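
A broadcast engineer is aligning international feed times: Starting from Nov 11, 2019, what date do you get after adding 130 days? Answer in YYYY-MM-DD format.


Start: 2019-11-11
Adding 130 days
Days remaining in November: 19
After November: 111 days still to add
December 2019: 31 days, 80 remaining
January 2020: 31 days, 49 remaining
February 2020: 29 days, 20 remaining
March 2020 has 31 days, need 20
Result: 2020-03-20

2020-03-20


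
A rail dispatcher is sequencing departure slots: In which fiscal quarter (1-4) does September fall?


Month: September (month 9)
Q1: January-March (months 1-3)
Q2: April-June (months 4-6)
Q3: July-September (months 7-9)
Q4: October-December (months 10-12)
Month 9 falls in Q3

3


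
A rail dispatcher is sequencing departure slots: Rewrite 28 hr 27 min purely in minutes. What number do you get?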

_Work instruction_
A word-for-word restatement of the records above from the line containing "A rail dispatcher is sequencing departure slots: In" to their final line is all the answer should hold.

_Solved problem_
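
A rail dispatcher is sequencing departure slots: In which fiscal quarter (1-4) does September fall?


Month: September (month 9)
Q1: January-March (months 1-3)
Q2: April-June (months 4-6)
Q3: July-September (months 7-9)
Q4: October-December (months 10-12)
Month 9 falls in Q3

3


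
A rail dispatcher is sequencing departure slots: Rewrite 28 hr 27 min purely in minutes. What number do you get?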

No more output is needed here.